Stored data:
+++

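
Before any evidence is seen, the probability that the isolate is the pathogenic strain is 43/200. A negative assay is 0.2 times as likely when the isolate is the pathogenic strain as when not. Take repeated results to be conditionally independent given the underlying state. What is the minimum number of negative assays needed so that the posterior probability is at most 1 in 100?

Prior odds: 0.215 ÷ 0.785 = 43/157.
Likelihood ratio per negative assay = 0.2.
Target posterior odds = 0.01/0.99 = 1/99.
Require 0.2ⁿ ≤ 1/99 ÷ (43/157) = 157/4257.
0.2² = 0.04 is still above 157/4257 but 0.2³ = 0.008 is at or below it, so n = 3.

3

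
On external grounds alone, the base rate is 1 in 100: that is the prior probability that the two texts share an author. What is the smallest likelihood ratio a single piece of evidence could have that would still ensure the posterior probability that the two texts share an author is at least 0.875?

693

Prior odds = 0.01/0.99 = 1/99.
Target odds = 0.875/0.125 = 7.
Required Bayes factor = 7 ÷ (1/99) = 693.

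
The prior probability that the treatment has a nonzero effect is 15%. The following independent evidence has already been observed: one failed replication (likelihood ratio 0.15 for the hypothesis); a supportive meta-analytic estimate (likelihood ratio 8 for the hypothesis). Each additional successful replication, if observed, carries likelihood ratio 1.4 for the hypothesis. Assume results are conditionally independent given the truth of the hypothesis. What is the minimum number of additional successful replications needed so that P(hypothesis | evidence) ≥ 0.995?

Prior odds = 0.15/0.85 = 3/17.
Combined Bayes factor of the evidence already in hand = 0.15 × 8 = 1.2.
Odds after that evidence = (3/17) × 1.2 = 18/85.
Target odds = 0.995/0.005 = 199.
Need 1.4ⁿ ≥ 199 ÷ (18/85) = 16915/18.
1.4²⁰ ≈836.683 falls short of 16915/18 but 1.4²¹ ≈1171.36 reaches it, so n = 21.

21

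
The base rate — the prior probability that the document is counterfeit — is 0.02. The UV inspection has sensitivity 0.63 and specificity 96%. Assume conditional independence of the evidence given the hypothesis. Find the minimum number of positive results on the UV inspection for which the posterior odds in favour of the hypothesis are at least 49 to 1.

Prior odds: 0.02 ÷ 0.98 = 1/49.
False-positive rate = 1 − 0.96 = 0.04; likelihood ratio of a positive = 0.63/0.04 = 15.75.
Target odds = 49.
Require 15.75ⁿ ≥ 49 ÷ (1/49) = 2401.
15.75² = 248.0625 falls short of 2401 but 15.75³ = 3906.984375 reaches it, so n = 3.

3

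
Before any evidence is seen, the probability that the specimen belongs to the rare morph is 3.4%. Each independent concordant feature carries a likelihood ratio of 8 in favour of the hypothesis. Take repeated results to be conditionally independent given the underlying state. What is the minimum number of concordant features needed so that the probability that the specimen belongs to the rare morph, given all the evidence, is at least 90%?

Prior odds: 0.034 ÷ 0.966 = 17/483.
Likelihood ratio per concordant feature = 8.
Target odds: 0.9 ÷ 0.1 = 9.
Require 8ⁿ ≥ 9 ÷ (17/483) = 4347/17.
8² = 64 falls short of 4347/17 but 8³ = 512 reaches it, so n = 3.

3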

+++

_Exercise_
So that nothing is lost, write out each record exactly as it appears above.

_Written response_
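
Before any evidence is seen, the probability that the isolate is the pathogenic strain is 43/200. A negative assay is 0.2 times as likely when the isolate is the pathogenic strain as when not. Take repeated results to be conditionally independent given the underlying state. What is the minimum number of negative assays needed so that the posterior probability is at most 1 in 100?

Prior odds: 0.215 ÷ 0.785 = 43/157.
Likelihood ratio per negative assay = 0.2.
Target posterior odds = 0.01/0.99 = 1/99.
Require 0.2ⁿ ≤ 1/99 ÷ (43/157) = 157/4257.
0.2² = 0.04 is still above 157/4257 but 0.2³ = 0.008 is at or below it, so n = 3.

3

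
On external grounds alone, the base rate is 1 in 100: that is the prior probability that the two texts share an author. What is the smallest likelihood ratio a single piece of evidence could have that would still ensure the posterior probability that the two texts share an author is at least 0.875?

693

Prior odds = 0.01/0.99 = 1/99.
Target odds = 0.875/0.125 = 7.
Required Bayes factor = 7 ÷ (1/99) = 693.

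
The prior probability that the treatment has a nonzero effect is 15%. The following independent evidence has already been observed: one failed replication (likelihood ratio 0.15 for the hypothesis); a supportive meta-analytic estimate (likelihood ratio 8 for the hypothesis). Each additional successful replication, if observed, carries likelihood ratio 1.4 for the hypothesis. Assume results are conditionally independent given the truth of the hypothesis. What is the minimum number of additional successful replications needed so that P(hypothesis | evidence) ≥ 0.995?

Prior odds = 0.15/0.85 = 3/17.
Combined Bayes factor of the evidence already in hand = 0.15 × 8 = 1.2.
Odds after that evidence = (3/17) × 1.2 = 18/85.
Target odds = 0.995/0.005 = 199.
Need 1.4ⁿ ≥ 199 ÷ (18/85) = 16915/18.
1.4²⁰ ≈836.683 falls short of 16915/18 but 1.4²¹ ≈1171.36 reaches it, so n = 21.

21

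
The base rate — the prior probability that the document is counterfeit — is 0.02. The UV inspection has sensitivity 0.63 and specificity 96%. Assume conditional independence of the evidence given the hypothesis. Find the minimum number of positive results on the UV inspection for which the posterior odds in favour of the hypothesis are at least 49 to 1.

Prior odds: 0.02 ÷ 0.98 = 1/49.
False-positive rate = 1 − 0.96 = 0.04; likelihood ratio of a positive = 0.63/0.04 = 15.75.
Target odds = 49.
Require 15.75ⁿ ≥ 49 ÷ (1/49) = 2401.
15.75² = 248.0625 falls short of 2401 but 15.75³ = 3906.984375 reaches it, so n = 3.

3

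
Before any evidence is seen, the probability that the specimen belongs to the rare morph is 3.4%. Each independent concordant feature carries a likelihood ratio of 8 in favour of the hypothesis. Take repeated results to be conditionally independent given the underlying state. What is the minimum number of concordant features needed so that the probability that the specimen belongs to the rare morph, given all the evidence, is at least 90%?

Prior odds: 0.034 ÷ 0.966 = 17/483.
Likelihood ratio per concordant feature = 8.
Target odds: 0.9 ÷ 0.1 = 9.
Require 8ⁿ ≥ 9 ÷ (17/483) = 4347/17.
8² = 64 falls short of 4347/17 but 8³ = 512 reaches it, so n = 3.

3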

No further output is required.